## Data shown:
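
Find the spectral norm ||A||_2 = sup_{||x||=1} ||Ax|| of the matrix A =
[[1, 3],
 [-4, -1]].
||A||_2 = sqrt((27 + sqrt(245))/2) ≈ 4.618 (= sqrt(largest eigenvalue of A^T A))

||A||_2 = sigma_max(A) = sqrt(lambda_max(A^T A)). Form the symmetric matrix M = A^T A =
[[17, 7],
 [7, 10]].
Its characteristic polynomial (trace, determinant of M give the coefficients) is
  p(λ) = det(λ I - M) = λ^2 - 27λ + 121.
For λ^2 - 27λ + 121 the discriminant is 245. It is nonnegative but not a perfect square, so the roots are real and irrational: λ = (27 ± sqrt(245))/2 ≈ 21.3262, 5.6738.
So the eigenvalues of A^T A are ≈ 5.6738, 21.3262 (all ≥ 0, as they must be for A^T A). The largest is λ_max = (27 + sqrt(245))/2 ≈ 21.3262, hence ||A||_2 = sqrt(λ_max) = sqrt((27 + sqrt(245))/2) ≈ 4.618.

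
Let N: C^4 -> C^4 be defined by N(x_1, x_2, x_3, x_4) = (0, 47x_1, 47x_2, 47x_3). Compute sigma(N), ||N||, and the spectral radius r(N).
sigma(N) = {0}; ||N|| = 47; r(N) = 0. (N is nilpotent with N^4 = 0.)

On C^4, N is a strictly lower-triangular matrix with 47 on the subdiagonal and zeros elsewhere, so its characteristic polynomial is lambda^4 and every eigenvalue is 0: sigma(N) = {0}. For the operator norm, N e_i = 47e_{i+1} for i = 1, ..., 3 and N e_4 = 0, so the singular values of N are 47 (with multiplicity 3) and 0; hence ||N|| = 47. The spectral radius r(N) = max|lambda| = 0. Note ||N|| > r(N) — characteristic of non-normal nilpotent operators. Indeed N^4 = 0.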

## What needs to be done:
Copy the whole listing, word for word.

## Reply to the task:
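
Find the spectral norm ||A||_2 = sup_{||x||=1} ||Ax|| of the matrix A =
[[1, 3],
 [-4, -1]].
||A||_2 = sqrt((27 + sqrt(245))/2) ≈ 4.618 (= sqrt(largest eigenvalue of A^T A))

||A||_2 = sigma_max(A) = sqrt(lambda_max(A^T A)). Form the symmetric matrix M = A^T A =
[[17, 7],
 [7, 10]].
Its characteristic polynomial (trace, determinant of M give the coefficients) is
  p(λ) = det(λ I - M) = λ^2 - 27λ + 121.
For λ^2 - 27λ + 121 the discriminant is 245. It is nonnegative but not a perfect square, so the roots are real and irrational: λ = (27 ± sqrt(245))/2 ≈ 21.3262, 5.6738.
So the eigenvalues of A^T A are ≈ 5.6738, 21.3262 (all ≥ 0, as they must be for A^T A). The largest is λ_max = (27 + sqrt(245))/2 ≈ 21.3262, hence ||A||_2 = sqrt(λ_max) = sqrt((27 + sqrt(245))/2) ≈ 4.618.

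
Let N: C^4 -> C^4 be defined by N(x_1, x_2, x_3, x_4) = (0, 47x_1, 47x_2, 47x_3). Compute sigma(N), ||N||, and the spectral radius r(N).
sigma(N) = {0}; ||N|| = 47; r(N) = 0. (N is nilpotent with N^4 = 0.)

On C^4, N is a strictly lower-triangular matrix with 47 on the subdiagonal and zeros elsewhere, so its characteristic polynomial is lambda^4 and every eigenvalue is 0: sigma(N) = {0}. For the operator norm, N e_i = 47e_{i+1} for i = 1, ..., 3 and N e_4 = 0, so the singular values of N are 47 (with multiplicity 3) and 0; hence ||N|| = 47. The spectral radius r(N) = max|lambda| = 0. Note ||N|| > r(N) — characteristic of non-normal nilpotent operators. Indeed N^4 = 0.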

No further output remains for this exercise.